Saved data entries
+++

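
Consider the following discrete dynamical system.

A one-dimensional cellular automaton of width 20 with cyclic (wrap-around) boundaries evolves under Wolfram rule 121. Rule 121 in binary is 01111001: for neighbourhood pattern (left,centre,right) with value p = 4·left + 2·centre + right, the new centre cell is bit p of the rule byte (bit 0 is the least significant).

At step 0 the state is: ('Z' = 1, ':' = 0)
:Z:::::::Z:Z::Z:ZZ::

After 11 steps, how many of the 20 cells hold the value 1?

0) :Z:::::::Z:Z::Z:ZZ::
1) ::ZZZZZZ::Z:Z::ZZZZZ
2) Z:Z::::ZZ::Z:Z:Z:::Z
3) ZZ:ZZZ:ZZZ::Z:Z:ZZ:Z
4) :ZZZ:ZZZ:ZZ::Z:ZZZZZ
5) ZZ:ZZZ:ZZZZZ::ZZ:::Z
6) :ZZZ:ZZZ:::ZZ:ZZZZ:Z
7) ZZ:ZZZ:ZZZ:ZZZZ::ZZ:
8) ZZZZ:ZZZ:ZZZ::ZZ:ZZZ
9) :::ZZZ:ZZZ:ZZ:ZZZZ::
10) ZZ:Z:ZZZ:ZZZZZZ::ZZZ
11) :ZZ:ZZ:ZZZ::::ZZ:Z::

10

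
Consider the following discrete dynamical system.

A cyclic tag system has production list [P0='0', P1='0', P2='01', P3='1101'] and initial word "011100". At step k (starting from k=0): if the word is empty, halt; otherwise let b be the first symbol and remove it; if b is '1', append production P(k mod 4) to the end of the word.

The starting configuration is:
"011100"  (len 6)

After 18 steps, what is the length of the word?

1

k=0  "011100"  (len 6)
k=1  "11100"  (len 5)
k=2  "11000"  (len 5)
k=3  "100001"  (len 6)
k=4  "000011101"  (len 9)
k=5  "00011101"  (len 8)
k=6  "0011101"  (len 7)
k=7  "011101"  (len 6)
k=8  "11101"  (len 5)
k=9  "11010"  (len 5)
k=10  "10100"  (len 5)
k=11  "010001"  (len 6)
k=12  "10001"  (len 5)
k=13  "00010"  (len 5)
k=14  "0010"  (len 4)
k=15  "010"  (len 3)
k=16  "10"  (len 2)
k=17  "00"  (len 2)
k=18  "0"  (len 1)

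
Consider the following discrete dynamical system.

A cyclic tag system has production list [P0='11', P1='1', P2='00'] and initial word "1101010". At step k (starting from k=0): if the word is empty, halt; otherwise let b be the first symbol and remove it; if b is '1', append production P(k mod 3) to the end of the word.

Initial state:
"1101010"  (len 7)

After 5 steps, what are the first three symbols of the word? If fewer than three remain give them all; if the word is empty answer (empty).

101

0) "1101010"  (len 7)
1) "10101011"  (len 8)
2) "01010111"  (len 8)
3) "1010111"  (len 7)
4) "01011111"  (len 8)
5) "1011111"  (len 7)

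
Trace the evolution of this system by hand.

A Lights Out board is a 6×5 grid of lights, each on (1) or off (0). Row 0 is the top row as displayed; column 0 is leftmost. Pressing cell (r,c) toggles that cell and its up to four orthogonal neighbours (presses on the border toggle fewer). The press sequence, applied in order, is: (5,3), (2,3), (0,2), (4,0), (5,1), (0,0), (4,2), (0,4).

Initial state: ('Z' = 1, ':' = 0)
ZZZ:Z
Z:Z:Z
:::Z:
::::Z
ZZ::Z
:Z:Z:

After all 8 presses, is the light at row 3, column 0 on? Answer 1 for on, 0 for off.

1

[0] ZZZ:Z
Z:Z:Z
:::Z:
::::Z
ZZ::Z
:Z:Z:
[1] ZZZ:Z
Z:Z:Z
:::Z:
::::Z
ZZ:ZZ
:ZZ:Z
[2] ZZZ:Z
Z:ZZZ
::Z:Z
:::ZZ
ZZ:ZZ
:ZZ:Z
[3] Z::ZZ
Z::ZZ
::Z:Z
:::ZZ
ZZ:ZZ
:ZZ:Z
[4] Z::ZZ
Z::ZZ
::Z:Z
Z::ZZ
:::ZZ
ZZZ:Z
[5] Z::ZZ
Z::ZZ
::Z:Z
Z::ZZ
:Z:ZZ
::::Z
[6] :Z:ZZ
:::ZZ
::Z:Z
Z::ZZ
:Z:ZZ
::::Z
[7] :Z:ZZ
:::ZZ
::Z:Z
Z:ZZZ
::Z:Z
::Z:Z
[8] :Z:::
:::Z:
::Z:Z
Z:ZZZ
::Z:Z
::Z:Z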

+++

▸ **Problem details**
Print all entries again, exactly.

▸ **Written answer**
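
Consider the following discrete dynamical system.

A one-dimensional cellular automaton of width 20 with cyclic (wrap-around) boundaries evolves under Wolfram rule 121. Rule 121 in binary is 01111001: for neighbourhood pattern (left,centre,right) with value p = 4·left + 2·centre + right, the new centre cell is bit p of the rule byte (bit 0 is the least significant).

At step 0 the state is: ('Z' = 1, ':' = 0)
:Z:::::::Z:Z::Z:ZZ::

After 11 steps, how many of the 20 cells hold the value 1?

0) :Z:::::::Z:Z::Z:ZZ::
1) ::ZZZZZZ::Z:Z::ZZZZZ
2) Z:Z::::ZZ::Z:Z:Z:::Z
3) ZZ:ZZZ:ZZZ::Z:Z:ZZ:Z
4) :ZZZ:ZZZ:ZZ::Z:ZZZZZ
5) ZZ:ZZZ:ZZZZZ::ZZ:::Z
6) :ZZZ:ZZZ:::ZZ:ZZZZ:Z
7) ZZ:ZZZ:ZZZ:ZZZZ::ZZ:
8) ZZZZ:ZZZ:ZZZ::ZZ:ZZZ
9) :::ZZZ:ZZZ:ZZ:ZZZZ::
10) ZZ:Z:ZZZ:ZZZZZZ::ZZZ
11) :ZZ:ZZ:ZZZ::::ZZ:Z::

10

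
Consider the following discrete dynamical system.

A cyclic tag system has production list [P0='0', P1='0', P2='01', P3='1101'] and initial word "011100". At step k (starting from k=0): if the word is empty, halt; otherwise let b be the first symbol and remove it; if b is '1', append production P(k mod 4) to the end of the word.

The starting configuration is:
"011100"  (len 6)

After 18 steps, what is the length of the word?

1

k=0  "011100"  (len 6)
k=1  "11100"  (len 5)
k=2  "11000"  (len 5)
k=3  "100001"  (len 6)
k=4  "000011101"  (len 9)
k=5  "00011101"  (len 8)
k=6  "0011101"  (len 7)
k=7  "011101"  (len 6)
k=8  "11101"  (len 5)
k=9  "11010"  (len 5)
k=10  "10100"  (len 5)
k=11  "010001"  (len 6)
k=12  "10001"  (len 5)
k=13  "00010"  (len 5)
k=14  "0010"  (len 4)
k=15  "010"  (len 3)
k=16  "10"  (len 2)
k=17  "00"  (len 2)
k=18  "0"  (len 1)

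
Consider the following discrete dynamical system.

A cyclic tag system has production list [P0='11', P1='1', P2='00'] and initial word "1101010". At step k (starting from k=0): if the word is empty, halt; otherwise let b be the first symbol and remove it; if b is '1', append production P(k mod 3) to the end of the word.

Initial state:
"1101010"  (len 7)

After 5 steps, what are the first three symbols of the word? If fewer than three remain give them all; if the word is empty answer (empty).

101

0) "1101010"  (len 7)
1) "10101011"  (len 8)
2) "01010111"  (len 8)
3) "1010111"  (len 7)
4) "01011111"  (len 8)
5) "1011111"  (len 7)

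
Trace the evolution of this system by hand.

A Lights Out board is a 6×5 grid of lights, each on (1) or off (0). Row 0 is the top row as displayed; column 0 is leftmost. Pressing cell (r,c) toggles that cell and its up to four orthogonal neighbours (presses on the border toggle fewer). The press sequence, applied in order, is: (5,3), (2,3), (0,2), (4,0), (5,1), (0,0), (4,2), (0,4).

Initial state: ('Z' = 1, ':' = 0)
ZZZ:Z
Z:Z:Z
:::Z:
::::Z
ZZ::Z
:Z:Z:

After all 8 presses, is the light at row 3, column 0 on? Answer 1 for on, 0 for off.

1

[0] ZZZ:Z
Z:Z:Z
:::Z:
::::Z
ZZ::Z
:Z:Z:
[1] ZZZ:Z
Z:Z:Z
:::Z:
::::Z
ZZ:ZZ
:ZZ:Z
[2] ZZZ:Z
Z:ZZZ
::Z:Z
:::ZZ
ZZ:ZZ
:ZZ:Z
[3] Z::ZZ
Z::ZZ
::Z:Z
:::ZZ
ZZ:ZZ
:ZZ:Z
[4] Z::ZZ
Z::ZZ
::Z:Z
Z::ZZ
:::ZZ
ZZZ:Z
[5] Z::ZZ
Z::ZZ
::Z:Z
Z::ZZ
:Z:ZZ
::::Z
[6] :Z:ZZ
:::ZZ
::Z:Z
Z::ZZ
:Z:ZZ
::::Z
[7] :Z:ZZ
:::ZZ
::Z:Z
Z:ZZZ
::Z:Z
::Z:Z
[8] :Z:::
:::Z:
::Z:Z
Z:ZZZ
::Z:Z
::Z:Z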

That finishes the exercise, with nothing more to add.